• _DATA FOR PROCESSING_
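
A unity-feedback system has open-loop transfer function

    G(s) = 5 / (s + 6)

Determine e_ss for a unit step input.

G(s) has no poles at the origin.
This is a Type 0 system. Kp = lim_{s→0} G(s) = 5/6.
e_ss = 1/(1 + Kp) = 1/(1 + 5/6) = 6/11 ≈ 0.5455.

e_ss = 0.5455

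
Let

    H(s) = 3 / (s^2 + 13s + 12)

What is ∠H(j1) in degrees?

At s = j1: numerator = 3, denominator = 11 + j13.
∠H = ∠num − ∠den = 0° − (49.764°) = -49.76°.

∠H(j1) ≈ -49.76°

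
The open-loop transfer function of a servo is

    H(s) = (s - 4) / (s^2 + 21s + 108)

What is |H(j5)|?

Substitute s = j5: numerator = -4 + j5, denominator = 83 + j105.
|H(j5)| = |-4 + j5| / |83 + j105| = 6.4031 / 133.84 ≈ 0.04784.

|H(j5)| ≈ 0.04784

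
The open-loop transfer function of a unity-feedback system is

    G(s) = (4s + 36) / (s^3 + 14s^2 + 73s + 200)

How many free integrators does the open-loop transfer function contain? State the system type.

Type 0

The denominator has no factor of s at the origin — no free integrator — so this is a Type 0 system.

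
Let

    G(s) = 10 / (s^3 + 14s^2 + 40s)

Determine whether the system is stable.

The denominator s^3 + 14s^2 + 40s factors as s(s + 10)(s + 4), giving poles at s = 0, -10, -4.
Since the simple pole(s) at s = 0 lie on the jω-axis with none in the right half-plane, the system is marginally stable.

marginally stable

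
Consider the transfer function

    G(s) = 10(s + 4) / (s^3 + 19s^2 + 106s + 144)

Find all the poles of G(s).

s = -8, -9, -2

The poles are the roots of the denominator s^3 + 19s^2 + 106s + 144 = 0.
Trying s = -8: the polynomial evaluates to 0, so (s + 8) is a factor.
Dividing out leaves s^2 + 11s + 18 = 0.
Factoring the quadratic: (s + 9)(s + 2) = 0.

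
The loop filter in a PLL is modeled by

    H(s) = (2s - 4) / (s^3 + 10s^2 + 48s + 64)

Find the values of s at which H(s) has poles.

s = -4 ± 4j, -2

The poles are the roots of the denominator s^3 + 10s^2 + 48s + 64 = 0.
Trying s = -2: the polynomial evaluates to 0, so (s + 2) is a factor.
Dividing out leaves s^2 + 8s + 32 = 0.
The quadratic formula then gives s = -4 ± 4j.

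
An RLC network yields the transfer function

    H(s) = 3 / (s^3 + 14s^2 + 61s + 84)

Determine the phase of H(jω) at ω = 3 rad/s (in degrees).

At s = j3: numerator = 3, denominator = -42 + j156.
∠H = ∠num − ∠den = 0° − (105.07°) = -105.1°.

∠H(j3) ≈ -105.1°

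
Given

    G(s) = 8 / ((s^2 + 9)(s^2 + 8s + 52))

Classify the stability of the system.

marginally stable

The poles can be read from the denominator factors: s = ±3j, -4 ± 6j.
Since the simple pole(s) at s = 3j, -3j lie on the jω-axis with none in the right half-plane, the system is marginally stable.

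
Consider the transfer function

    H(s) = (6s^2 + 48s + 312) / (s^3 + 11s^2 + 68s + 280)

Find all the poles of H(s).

s = -2 + 6j, -2 - 6j, -7

The poles are the roots of the denominator s^3 + 11s^2 + 68s + 280 = 0.
Trying s = -7: the polynomial evaluates to 0, so (s + 7) is a factor.
Dividing out leaves s^2 + 4s + 40 = 0.
The quadratic formula then gives s = -2 ± 6j.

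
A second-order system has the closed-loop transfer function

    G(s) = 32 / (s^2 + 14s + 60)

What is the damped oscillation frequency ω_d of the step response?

Comparing s^2 + 14s + 60 to s^2 + 2ζωₙs + ωₙ²: ωₙ = √60 ≈ 7.746 rad/s and ζ = 14/(2·√60) ≈ 0.9037.
ζωₙ = 14/2 = 7, so ω_d = ωₙ√(1−ζ²) = √(ωₙ² − (ζωₙ)²) = √(60 − 7²) = √11 ≈ 3.317 rad/s.

ω_d ≈ 3.317 rad/s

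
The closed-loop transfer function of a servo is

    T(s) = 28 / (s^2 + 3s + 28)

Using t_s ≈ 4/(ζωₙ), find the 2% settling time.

t_s ≈ 2.667 s

Comparing s^2 + 3s + 28 to s^2 + 2ζωₙs + ωₙ²: ωₙ = √28 ≈ 5.292 rad/s and ζ = 3/(2·√28) ≈ 0.2835.
ζωₙ = 3/2 = 1.5, so t_s ≈ 4/(ζωₙ) = 4/1.5 ≈ 2.667 s.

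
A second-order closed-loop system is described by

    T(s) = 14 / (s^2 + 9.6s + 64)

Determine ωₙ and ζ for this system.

Compare the denominator to the standard form s^2 + 2ζωₙs + ωₙ².
ωₙ² = 64, so ωₙ = 8 rad/s.
2ζωₙ = 9.6, so ζ = 9.6/(2·8) = 0.6.

ωₙ = 8 rad/s, ζ = 0.6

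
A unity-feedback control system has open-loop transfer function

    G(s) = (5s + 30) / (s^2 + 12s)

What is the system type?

Factor s from the denominator: s^2 + 12s = s·(s + 12).
There is 1 pole at the origin, so the system is Type 1.

Type 1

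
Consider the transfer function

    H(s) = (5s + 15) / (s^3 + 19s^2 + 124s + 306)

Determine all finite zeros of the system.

Set the numerator to zero: 5s + 15 = 0, i.e. 5·(s + 3) = 0.
So s = -3.

s = -3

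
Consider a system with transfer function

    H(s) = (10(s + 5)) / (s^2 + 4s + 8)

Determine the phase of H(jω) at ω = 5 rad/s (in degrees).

∠H(j5) ≈ -85.36°

At s = j5: numerator = 50 + j50, denominator = -17 + j20.
∠H = ∠num − ∠den = 45° − (130.36°) = -85.36°.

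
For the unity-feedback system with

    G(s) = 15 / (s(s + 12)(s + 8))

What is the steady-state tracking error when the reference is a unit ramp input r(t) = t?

e_ss = 6.400

G(s) has one pole at the origin.
This is a Type 1 system. Kv = lim_{s→0} s·G(s) = 15/96 = 5/32.
e_ss = 1/Kv = 1/(5/32) = 32/5 ≈ 6.400.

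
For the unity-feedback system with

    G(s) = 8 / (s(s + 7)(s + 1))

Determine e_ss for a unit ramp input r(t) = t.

G(s) has one pole at the origin.
This is a Type 1 system. Kv = lim_{s→0} s·G(s) = 8/7.
e_ss = 1/Kv = 1/(8/7) = 7/8 ≈ 0.8750.

e_ss = 0.8750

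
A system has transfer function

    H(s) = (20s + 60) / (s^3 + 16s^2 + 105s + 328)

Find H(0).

H(0) = 15/82 ≈ 0.1829

Set s = 0: H(0) = (60) / (328) = 15/82.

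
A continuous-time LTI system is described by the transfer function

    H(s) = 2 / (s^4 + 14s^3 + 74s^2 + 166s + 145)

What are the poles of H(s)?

s = -2 + j, -2 - j, -5 + 2j, -5 - 2j

The poles are the roots of the denominator s^4 + 14s^3 + 74s^2 + 166s + 145 = 0.
No real roots exist; factor into two real quadratics: (s^2 + 4s + 5)(s^2 + 10s + 29) = 0.
Each quadratic gives a conjugate pair via the quadratic formula.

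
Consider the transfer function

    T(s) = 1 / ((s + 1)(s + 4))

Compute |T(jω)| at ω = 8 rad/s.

Substitute s = j8: numerator = 1, denominator = -60 + j40.
|T(j8)| = |1| / |-60 + j40| = 1 / 72.111 ≈ 0.01387.

|T(j8)| ≈ 0.01387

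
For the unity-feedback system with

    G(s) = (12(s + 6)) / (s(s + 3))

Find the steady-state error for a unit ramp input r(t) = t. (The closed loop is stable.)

G(s) has one pole at the origin.
This is a Type 1 system. Kv = lim_{s→0} s·G(s) = 72/3 = 24.
e_ss = 1/Kv = 1/(24) = 1/24 ≈ 0.04167.

e_ss = 0.04167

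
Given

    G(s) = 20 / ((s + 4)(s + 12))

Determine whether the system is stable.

stable

The poles can be read from the denominator factors: s = -4, -12.
Since all poles lie strictly in the left half-plane, the system is stable.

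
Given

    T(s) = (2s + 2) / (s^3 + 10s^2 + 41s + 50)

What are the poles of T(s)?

s = -4 + 3j, -4 - 3j, -2

The poles are the roots of the denominator s^3 + 10s^2 + 41s + 50 = 0.
Trying s = -2: the polynomial evaluates to 0, so (s + 2) is a factor.
Dividing out leaves s^2 + 8s + 25 = 0.
The quadratic formula then gives s = -4 ± 3j.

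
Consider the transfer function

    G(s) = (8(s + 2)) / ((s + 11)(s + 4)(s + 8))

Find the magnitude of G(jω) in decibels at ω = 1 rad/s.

Substitute s = j1: numerator = 16 + j8, denominator = 329 + j163.
|G(j1)| = |16 + j8| / |329 + j163| = 17.889 / 367.16 ≈ 0.04872.
In decibels: 20·log₁₀(0.04872) ≈ -26.2 dB.

|G(j1)|_dB ≈ -26.2 dB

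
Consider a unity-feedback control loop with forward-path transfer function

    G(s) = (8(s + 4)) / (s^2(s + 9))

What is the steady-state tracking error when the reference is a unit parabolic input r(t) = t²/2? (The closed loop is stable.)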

• _TASK PROMPT_
Out of the data above, return each line where the word "order" can be found.

• _SOLUTION TO THIS TASK_
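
A second-order system has the closed-loop transfer function
A second-order closed-loop system is described by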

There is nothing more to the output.